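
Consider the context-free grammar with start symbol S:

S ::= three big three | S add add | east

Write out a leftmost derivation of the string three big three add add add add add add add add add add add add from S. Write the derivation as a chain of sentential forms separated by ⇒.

S ⇒ S add add   [S ::= S add add]
S add add ⇒ S add add add add   [S ::= S add add]
S add add add add ⇒ S add add add add add add   [S ::= S add add]
S add add add add add add ⇒ S add add add add add add add add   [S ::= S add add]
S add add add add add add add add ⇒ S add add add add add add add add add add   [S ::= S add add]
S add add add add add add add add add add ⇒ S add add add add add add add add add add add add   [S ::= S add add]
S add add add add add add add add add add add add ⇒ three big three add add add add add add add add add add add add   [S ::= three big three]

S ⇒ S add add ⇒ S add add add add ⇒ S add add add add add add ⇒ S add add add add add add add add ⇒ S add add add add add add add add add add ⇒ S add add add add add add add add add add add add ⇒ three big three add add add add add add add add add add add add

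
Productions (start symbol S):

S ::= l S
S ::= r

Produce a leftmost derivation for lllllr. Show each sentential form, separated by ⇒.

S ⇒ lS   [S ::= l S]
lS ⇒ llS   [S ::= l S]
llS ⇒ lllS   [S ::= l S]
lllS ⇒ llllS   [S ::= l S]
llllS ⇒ lllllS   [S ::= l S]
lllllS ⇒ lllllr   [S ::= r]

S ⇒ lS ⇒ llS ⇒ lllS ⇒ llllS ⇒ lllllS ⇒ lllllr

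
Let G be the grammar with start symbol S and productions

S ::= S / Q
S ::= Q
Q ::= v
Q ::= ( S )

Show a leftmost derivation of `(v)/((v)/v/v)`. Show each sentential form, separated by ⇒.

S ⇒ S/Q ⇒ Q/Q ⇒ (S)/Q ⇒ (Q)/Q ⇒ (v)/Q ⇒ (v)/(S) ⇒ (v)/(S/Q) ⇒ (v)/(S/Q/Q) ⇒ (v)/(Q/Q/Q) ⇒ (v)/((S)/Q/Q) ⇒ (v)/((Q)/Q/Q) ⇒ (v)/((v)/Q/Q) ⇒ (v)/((v)/v/Q) ⇒ (v)/((v)/v/v)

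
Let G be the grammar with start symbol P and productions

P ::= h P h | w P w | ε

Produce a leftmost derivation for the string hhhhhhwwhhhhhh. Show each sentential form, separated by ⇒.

P ⇒ hPh   [P ::= h P h]
hPh ⇒ hhPhh   [P ::= h P h]
hhPhh ⇒ hhhPhhh   [P ::= h P h]
hhhPhhh ⇒ hhhhPhhhh   [P ::= h P h]
hhhhPhhhh ⇒ hhhhhPhhhhh   [P ::= h P h]
hhhhhPhhhhh ⇒ hhhhhhPhhhhhh   [P ::= h P h]
hhhhhhPhhhhhh ⇒ hhhhhhwPwhhhhhh   [P ::= w P w]
hhhhhhwPwhhhhhh ⇒ hhhhhhwwhhhhhh   [P ::= ε]

P⇒hPh⇒hhPhh⇒hhhPhhh⇒hhhhPhhhh⇒hhhhhPhhhhh⇒hhhhhhPhhhhhh⇒hhhhhhwPwhhhhhh⇒hhhhhhwwhhhhhh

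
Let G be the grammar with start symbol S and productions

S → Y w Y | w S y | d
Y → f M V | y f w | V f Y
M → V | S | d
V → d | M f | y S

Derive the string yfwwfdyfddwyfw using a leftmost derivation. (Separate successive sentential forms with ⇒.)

S ⇒ YwY ⇒ yfwwY ⇒ yfwwfMV ⇒ yfwwfdV ⇒ yfwwfdyS ⇒ yfwwfdyYwY ⇒ yfwwfdyfMVwY ⇒ yfwwfdyfdVwY ⇒ yfwwfdyfddwY ⇒ yfwwfdyfddwyfw

S ⇒ YwY   [S → Y w Y]
YwY ⇒ yfwwY   [Y → y f w]
yfwwY ⇒ yfwwfMV   [Y → f M V]
yfwwfMV ⇒ yfwwfdV   [M → d]
yfwwfdV ⇒ yfwwfdyS   [V → y S]
yfwwfdyS ⇒ yfwwfdyYwY   [S → Y w Y]
yfwwfdyYwY ⇒ yfwwfdyfMVwY   [Y → f M V]
yfwwfdyfMVwY ⇒ yfwwfdyfdVwY   [M → d]
yfwwfdyfdVwY ⇒ yfwwfdyfddwY   [V → d]
yfwwfdyfddwY ⇒ yfwwfdyfddwyfw   [Y → y f w]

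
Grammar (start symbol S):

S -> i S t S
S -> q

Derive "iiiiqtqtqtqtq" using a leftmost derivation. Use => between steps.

S => iStS   [S -> i S t S]
iStS => iiStStS   [S -> i S t S]
iiStStS => iiiStStStS   [S -> i S t S]
iiiStStStS => iiiiStStStStS   [S -> i S t S]
iiiiStStStStS => iiiiqtStStStS   [S -> q]
iiiiqtStStStS => iiiiqtqtStStS   [S -> q]
iiiiqtqtStStS => iiiiqtqtqtStS   [S -> q]
iiiiqtqtqtStS => iiiiqtqtqtqtS   [S -> q]
iiiiqtqtqtqtS => iiiiqtqtqtqtq   [S -> q]

S=>iStS=>iiStStS=>iiiStStStS=>iiiiStStStStS=>iiiiqtStStStS=>iiiiqtqtStStS=>iiiiqtqtqtStS=>iiiiqtqtqtqtS=>iiiiqtqtqtqtq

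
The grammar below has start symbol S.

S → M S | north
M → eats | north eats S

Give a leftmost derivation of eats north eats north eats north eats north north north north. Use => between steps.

S => M S => eats S => eats M S => eats north eats S S => eats north eats M S S => eats north eats north eats S S S => eats north eats north eats M S S S => eats north eats north eats north eats S S S S => eats north eats north eats north eats north S S S => eats north eats north eats north eats north north S S => eats north eats north eats north eats north north north S => eats north eats north eats north eats north north north north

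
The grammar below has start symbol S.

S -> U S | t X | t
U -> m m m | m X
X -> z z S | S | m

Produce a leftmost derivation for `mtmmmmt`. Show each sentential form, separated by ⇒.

S ⇒ US ⇒ mXS ⇒ mSS ⇒ mtXS ⇒ mtmS ⇒ mtmUS ⇒ mtmmmmS ⇒ mtmmmmt

S ⇒ US   [S -> U S]
US ⇒ mXS   [U -> m X]
mXS ⇒ mSS   [X -> S]
mSS ⇒ mtXS   [S -> t X]
mtXS ⇒ mtmS   [X -> m]
mtmS ⇒ mtmUS   [S -> U S]
mtmUS ⇒ mtmmmmS   [U -> m m m]
mtmmmmS ⇒ mtmmmmt   [S -> t]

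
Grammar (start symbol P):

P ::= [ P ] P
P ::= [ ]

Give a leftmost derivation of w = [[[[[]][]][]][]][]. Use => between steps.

P=>[P]P=>[[P]P]P=>[[[P]P]P]P=>[[[[P]P]P]P]P=>[[[[[]]P]P]P]P=>[[[[[]][]]P]P]P=>[[[[[]][]][]]P]P=>[[[[[]][]][]][]]P=>[[[[[]][]][]][]][]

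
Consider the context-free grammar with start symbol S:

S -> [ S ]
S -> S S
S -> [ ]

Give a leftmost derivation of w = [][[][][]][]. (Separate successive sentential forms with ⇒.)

S ⇒ SS ⇒ []S ⇒ []SS ⇒ [][S]S ⇒ [][SS]S ⇒ [][SSS]S ⇒ [][[]SS]S ⇒ [][[][]S]S ⇒ [][[][][]]S ⇒ [][[][][]][]

S ⇒ SS   [S -> S S]
SS ⇒ []S   [S -> [ ]]
[]S ⇒ []SS   [S -> S S]
[]SS ⇒ [][S]S   [S -> [ S ]]
[][S]S ⇒ [][SS]S   [S -> S S]
[][SS]S ⇒ [][SSS]S   [S -> S S]
[][SSS]S ⇒ [][[]SS]S   [S -> [ ]]
[][[]SS]S ⇒ [][[][]S]S   [S -> [ ]]
[][[][]S]S ⇒ [][[][][]]S   [S -> [ ]]
[][[][][]]S ⇒ [][[][][]][]   [S -> [ ]]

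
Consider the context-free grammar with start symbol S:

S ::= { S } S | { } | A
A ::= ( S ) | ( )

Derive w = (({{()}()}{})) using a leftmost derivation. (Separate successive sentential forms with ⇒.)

S ⇒ A ⇒ (S) ⇒ (A) ⇒ ((S)) ⇒ (({S}S)) ⇒ (({{S}S}S)) ⇒ (({{A}S}S)) ⇒ (({{()}S}S)) ⇒ (({{()}A}S)) ⇒ (({{()}()}S)) ⇒ (({{()}()}{}))

S ⇒ A   [S ::= A]
A ⇒ (S)   [A ::= ( S )]
(S) ⇒ (A)   [S ::= A]
(A) ⇒ ((S))   [A ::= ( S )]
((S)) ⇒ (({S}S))   [S ::= { S } S]
(({S}S)) ⇒ (({{S}S}S))   [S ::= { S } S]
(({{S}S}S)) ⇒ (({{A}S}S))   [S ::= A]
(({{A}S}S)) ⇒ (({{()}S}S))   [A ::= ( )]
(({{()}S}S)) ⇒ (({{()}A}S))   [S ::= A]
(({{()}A}S)) ⇒ (({{()}()}S))   [A ::= ( )]
(({{()}()}S)) ⇒ (({{()}()}{}))   [S ::= { }]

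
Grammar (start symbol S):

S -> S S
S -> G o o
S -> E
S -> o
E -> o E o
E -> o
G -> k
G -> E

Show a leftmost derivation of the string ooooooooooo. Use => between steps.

S => Goo => Eoo => oEooo => ooEoooo => oooEooooo => ooooEoooooo => ooooooooooo

S => Goo   [S -> G o o]
Goo => Eoo   [G -> E]
Eoo => oEooo   [E -> o E o]
oEooo => ooEoooo   [E -> o E o]
ooEoooo => oooEooooo   [E -> o E o]
oooEooooo => ooooEoooooo   [E -> o E o]
ooooEoooooo => ooooooooooo   [E -> o]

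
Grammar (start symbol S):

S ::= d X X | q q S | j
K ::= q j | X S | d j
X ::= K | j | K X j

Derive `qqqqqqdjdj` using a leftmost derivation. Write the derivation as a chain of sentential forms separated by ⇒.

S ⇒ qqS   [S ::= q q S]
qqS ⇒ qqqqS   [S ::= q q S]
qqqqS ⇒ qqqqqqS   [S ::= q q S]
qqqqqqS ⇒ qqqqqqdXX   [S ::= d X X]
qqqqqqdXX ⇒ qqqqqqdjX   [X ::= j]
qqqqqqdjX ⇒ qqqqqqdjK   [X ::= K]
qqqqqqdjK ⇒ qqqqqqdjdj   [K ::= d j]

S ⇒ qqS ⇒ qqqqS ⇒ qqqqqqS ⇒ qqqqqqdXX ⇒ qqqqqqdjX ⇒ qqqqqqdjK ⇒ qqqqqqdjdj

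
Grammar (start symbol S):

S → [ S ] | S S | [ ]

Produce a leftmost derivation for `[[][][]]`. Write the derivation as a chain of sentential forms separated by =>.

S => [S] => [SS] => [SSS] => [[]SS] => [[][]S] => [[][][]]

S => [S]   [S → [ S ]]
[S] => [SS]   [S → S S]
[SS] => [SSS]   [S → S S]
[SSS] => [[]SS]   [S → [ ]]
[[]SS] => [[][]S]   [S → [ ]]
[[][]S] => [[][][]]   [S → [ ]]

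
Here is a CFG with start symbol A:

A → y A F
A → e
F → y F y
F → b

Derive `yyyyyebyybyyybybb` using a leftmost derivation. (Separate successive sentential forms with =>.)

A => yAF => yyAFF => yyyAFFF => yyyyAFFFF => yyyyyAFFFFF => yyyyyeFFFFF => yyyyyebFFFF => yyyyyebyFyFFF => yyyyyebyyFyyFFF => yyyyyebyybyyFFF => yyyyyebyybyyyFyFF => yyyyyebyybyyybyFF => yyyyyebyybyyybybF => yyyyyebyybyyybybb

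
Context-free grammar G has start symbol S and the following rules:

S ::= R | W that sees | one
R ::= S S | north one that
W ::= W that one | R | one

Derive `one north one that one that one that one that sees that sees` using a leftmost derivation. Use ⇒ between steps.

S ⇒ W that sees ⇒ R that sees ⇒ S S that sees ⇒ one S that sees ⇒ one W that sees that sees ⇒ one W that one that sees that sees ⇒ one W that one that one that sees that sees ⇒ one R that one that one that sees that sees ⇒ one S S that one that one that sees that sees ⇒ one R S that one that one that sees that sees ⇒ one north one that S that one that one that sees that sees ⇒ one north one that one that one that one that sees that sees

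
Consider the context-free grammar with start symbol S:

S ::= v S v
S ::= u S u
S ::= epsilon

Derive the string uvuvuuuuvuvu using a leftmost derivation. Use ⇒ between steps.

S ⇒ uSu   [S ::= u S u]
uSu ⇒ uvSvu   [S ::= v S v]
uvSvu ⇒ uvuSuvu   [S ::= u S u]
uvuSuvu ⇒ uvuvSvuvu   [S ::= v S v]
uvuvSvuvu ⇒ uvuvuSuvuvu   [S ::= u S u]
uvuvuSuvuvu ⇒ uvuvuuSuuvuvu   [S ::= u S u]
uvuvuuSuuvuvu ⇒ uvuvuuuuvuvu   [S ::= epsilon]

S ⇒ uSu ⇒ uvSvu ⇒ uvuSuvu ⇒ uvuvSvuvu ⇒ uvuvuSuvuvu ⇒ uvuvuuSuuvuvu ⇒ uvuvuuuuvuvu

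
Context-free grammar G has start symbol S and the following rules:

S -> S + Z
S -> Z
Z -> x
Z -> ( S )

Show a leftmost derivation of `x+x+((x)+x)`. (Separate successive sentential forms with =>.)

S => S+Z => S+Z+Z => Z+Z+Z => x+Z+Z => x+x+Z => x+x+(S) => x+x+(S+Z) => x+x+(Z+Z) => x+x+((S)+Z) => x+x+((Z)+Z) => x+x+((x)+Z) => x+x+((x)+x)

S => S+Z   [S -> S + Z]
S+Z => S+Z+Z   [S -> S + Z]
S+Z+Z => Z+Z+Z   [S -> Z]
Z+Z+Z => x+Z+Z   [Z -> x]
x+Z+Z => x+x+Z   [Z -> x]
x+x+Z => x+x+(S)   [Z -> ( S )]
x+x+(S) => x+x+(S+Z)   [S -> S + Z]
x+x+(S+Z) => x+x+(Z+Z)   [S -> Z]
x+x+(Z+Z) => x+x+((S)+Z)   [Z -> ( S )]
x+x+((S)+Z) => x+x+((Z)+Z)   [S -> Z]
x+x+((Z)+Z) => x+x+((x)+Z)   [Z -> x]
x+x+((x)+Z) => x+x+((x)+x)   [Z -> x]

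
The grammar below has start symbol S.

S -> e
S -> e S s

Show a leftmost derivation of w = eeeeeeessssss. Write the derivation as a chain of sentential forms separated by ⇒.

S ⇒ eSs ⇒ eeSss ⇒ eeeSsss ⇒ eeeeSssss ⇒ eeeeeSsssss ⇒ eeeeeeSssssss ⇒ eeeeeeessssss

S ⇒ eSs   [S -> e S s]
eSs ⇒ eeSss   [S -> e S s]
eeSss ⇒ eeeSsss   [S -> e S s]
eeeSsss ⇒ eeeeSssss   [S -> e S s]
eeeeSssss ⇒ eeeeeSsssss   [S -> e S s]
eeeeeSsssss ⇒ eeeeeeSssssss   [S -> e S s]
eeeeeeSssssss ⇒ eeeeeeessssss   [S -> e]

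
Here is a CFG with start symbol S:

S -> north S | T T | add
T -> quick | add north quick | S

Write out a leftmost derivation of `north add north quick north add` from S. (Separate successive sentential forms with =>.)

S => north S => north T T => north add north quick T => north add north quick S => north add north quick north S => north add north quick north add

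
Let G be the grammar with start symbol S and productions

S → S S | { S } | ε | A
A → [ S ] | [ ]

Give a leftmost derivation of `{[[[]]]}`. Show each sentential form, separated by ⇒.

S ⇒ {S}   [S → { S }]
{S} ⇒ {A}   [S → A]
{A} ⇒ {[S]}   [A → [ S ]]
{[S]} ⇒ {[A]}   [S → A]
{[A]} ⇒ {[[S]]}   [A → [ S ]]
{[[S]]} ⇒ {[[A]]}   [S → A]
{[[A]]} ⇒ {[[[S]]]}   [A → [ S ]]
{[[[S]]]} ⇒ {[[[]]]}   [S → ε]

S ⇒ {S} ⇒ {A} ⇒ {[S]} ⇒ {[A]} ⇒ {[[S]]} ⇒ {[[A]]} ⇒ {[[[S]]]} ⇒ {[[[]]]}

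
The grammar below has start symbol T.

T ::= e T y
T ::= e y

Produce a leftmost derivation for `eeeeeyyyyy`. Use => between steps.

T => eTy   [T ::= e T y]
eTy => eeTyy   [T ::= e T y]
eeTyy => eeeTyyy   [T ::= e T y]
eeeTyyy => eeeeTyyyy   [T ::= e T y]
eeeeTyyyy => eeeeeyyyyy   [T ::= e y]

T => eTy => eeTyy => eeeTyyy => eeeeTyyyy => eeeeeyyyyy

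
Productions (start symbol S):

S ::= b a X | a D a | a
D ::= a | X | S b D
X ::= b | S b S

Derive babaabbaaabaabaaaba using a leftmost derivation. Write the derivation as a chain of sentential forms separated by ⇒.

S ⇒ baX   [S ::= b a X]
baX ⇒ baSbS   [X ::= S b S]
baSbS ⇒ babaXbS   [S ::= b a X]
babaXbS ⇒ babaSbSbS   [X ::= S b S]
babaSbSbS ⇒ babaabSbS   [S ::= a]
babaabSbS ⇒ babaabbaXbS   [S ::= b a X]
babaabbaXbS ⇒ babaabbaSbSbS   [X ::= S b S]
babaabbaSbSbS ⇒ babaabbaaDabSbS   [S ::= a D a]
babaabbaaDabSbS ⇒ babaabbaaSbDabSbS   [D ::= S b D]
babaabbaaSbDabSbS ⇒ babaabbaaabDabSbS   [S ::= a]
babaabbaaabDabSbS ⇒ babaabbaaabaabSbS   [D ::= a]
babaabbaaabaabSbS ⇒ babaabbaaabaabaDabS   [S ::= a D a]
babaabbaaabaabaDabS ⇒ babaabbaaabaabaaabS   [D ::= a]
babaabbaaabaabaaabS ⇒ babaabbaaabaabaaaba   [S ::= a]

S⇒baX⇒baSbS⇒babaXbS⇒babaSbSbS⇒babaabSbS⇒babaabbaXbS⇒babaabbaSbSbS⇒babaabbaaDabSbS⇒babaabbaaSbDabSbS⇒babaabbaaabDabSbS⇒babaabbaaabaabSbS⇒babaabbaaabaabaDabS⇒babaabbaaabaabaaabS⇒babaabbaaabaabaaaba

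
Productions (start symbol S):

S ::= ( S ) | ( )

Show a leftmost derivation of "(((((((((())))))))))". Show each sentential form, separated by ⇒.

S ⇒ (S) ⇒ ((S)) ⇒ (((S))) ⇒ ((((S)))) ⇒ (((((S))))) ⇒ ((((((S)))))) ⇒ (((((((S))))))) ⇒ ((((((((S)))))))) ⇒ (((((((((S))))))))) ⇒ (((((((((())))))))))

S ⇒ (S)   [S ::= ( S )]
(S) ⇒ ((S))   [S ::= ( S )]
((S)) ⇒ (((S)))   [S ::= ( S )]
(((S))) ⇒ ((((S))))   [S ::= ( S )]
((((S)))) ⇒ (((((S)))))   [S ::= ( S )]
(((((S))))) ⇒ ((((((S))))))   [S ::= ( S )]
((((((S)))))) ⇒ (((((((S)))))))   [S ::= ( S )]
(((((((S))))))) ⇒ ((((((((S))))))))   [S ::= ( S )]
((((((((S)))))))) ⇒ (((((((((S)))))))))   [S ::= ( S )]
(((((((((S))))))))) ⇒ (((((((((())))))))))   [S ::= ( )]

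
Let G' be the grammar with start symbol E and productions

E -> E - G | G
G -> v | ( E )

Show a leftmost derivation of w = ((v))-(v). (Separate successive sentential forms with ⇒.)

E ⇒ E-G   [E -> E - G]
E-G ⇒ G-G   [E -> G]
G-G ⇒ (E)-G   [G -> ( E )]
(E)-G ⇒ (G)-G   [E -> G]
(G)-G ⇒ ((E))-G   [G -> ( E )]
((E))-G ⇒ ((G))-G   [E -> G]
((G))-G ⇒ ((v))-G   [G -> v]
((v))-G ⇒ ((v))-(E)   [G -> ( E )]
((v))-(E) ⇒ ((v))-(G)   [E -> G]
((v))-(G) ⇒ ((v))-(v)   [G -> v]

E⇒E-G⇒G-G⇒(E)-G⇒(G)-G⇒((E))-G⇒((G))-G⇒((v))-G⇒((v))-(E)⇒((v))-(G)⇒((v))-(v)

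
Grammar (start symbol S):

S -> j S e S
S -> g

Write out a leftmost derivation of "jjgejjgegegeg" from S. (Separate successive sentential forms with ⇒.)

S ⇒ jSeS   [S -> j S e S]
jSeS ⇒ jjSeSeS   [S -> j S e S]
jjSeSeS ⇒ jjgeSeS   [S -> g]
jjgeSeS ⇒ jjgejSeSeS   [S -> j S e S]
jjgejSeSeS ⇒ jjgejjSeSeSeS   [S -> j S e S]
jjgejjSeSeSeS ⇒ jjgejjgeSeSeS   [S -> g]
jjgejjgeSeSeS ⇒ jjgejjgegeSeS   [S -> g]
jjgejjgegeSeS ⇒ jjgejjgegegeS   [S -> g]
jjgejjgegegeS ⇒ jjgejjgegegeg   [S -> g]

S ⇒ jSeS ⇒ jjSeSeS ⇒ jjgeSeS ⇒ jjgejSeSeS ⇒ jjgejjSeSeSeS ⇒ jjgejjgeSeSeS ⇒ jjgejjgegeSeS ⇒ jjgejjgegegeS ⇒ jjgejjgegegeg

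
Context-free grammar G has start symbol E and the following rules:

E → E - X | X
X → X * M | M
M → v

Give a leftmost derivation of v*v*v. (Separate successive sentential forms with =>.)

E => X => X*M => X*M*M => M*M*M => v*M*M => v*v*M => v*v*v

E => X   [E → X]
X => X*M   [X → X * M]
X*M => X*M*M   [X → X * M]
X*M*M => M*M*M   [X → M]
M*M*M => v*M*M   [M → v]
v*M*M => v*v*M   [M → v]
v*v*M => v*v*v   [M → v]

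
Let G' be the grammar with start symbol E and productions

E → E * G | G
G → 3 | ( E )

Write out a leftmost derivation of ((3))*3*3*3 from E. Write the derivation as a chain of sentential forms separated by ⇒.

E ⇒ E*G   [E → E * G]
E*G ⇒ E*G*G   [E → E * G]
E*G*G ⇒ E*G*G*G   [E → E * G]
E*G*G*G ⇒ G*G*G*G   [E → G]
G*G*G*G ⇒ (E)*G*G*G   [G → ( E )]
(E)*G*G*G ⇒ (G)*G*G*G   [E → G]
(G)*G*G*G ⇒ ((E))*G*G*G   [G → ( E )]
((E))*G*G*G ⇒ ((G))*G*G*G   [E → G]
((G))*G*G*G ⇒ ((3))*G*G*G   [G → 3]
((3))*G*G*G ⇒ ((3))*3*G*G   [G → 3]
((3))*3*G*G ⇒ ((3))*3*3*G   [G → 3]
((3))*3*3*G ⇒ ((3))*3*3*3   [G → 3]

E⇒E*G⇒E*G*G⇒E*G*G*G⇒G*G*G*G⇒(E)*G*G*G⇒(G)*G*G*G⇒((E))*G*G*G⇒((G))*G*G*G⇒((3))*G*G*G⇒((3))*3*G*G⇒((3))*3*3*G⇒((3))*3*3*3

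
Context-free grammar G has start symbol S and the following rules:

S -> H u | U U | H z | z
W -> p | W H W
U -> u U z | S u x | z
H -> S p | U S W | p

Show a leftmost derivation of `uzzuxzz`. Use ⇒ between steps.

S ⇒ UU ⇒ uUzU ⇒ uSuxzU ⇒ uUUuxzU ⇒ uzUuxzU ⇒ uzzuxzU ⇒ uzzuxzz

S ⇒ UU   [S -> U U]
UU ⇒ uUzU   [U -> u U z]
uUzU ⇒ uSuxzU   [U -> S u x]
uSuxzU ⇒ uUUuxzU   [S -> U U]
uUUuxzU ⇒ uzUuxzU   [U -> z]
uzUuxzU ⇒ uzzuxzU   [U -> z]
uzzuxzU ⇒ uzzuxzz   [U -> z]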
——————————
Exercise goal =
State only how many lines above contain "Here".

Exercise result =
2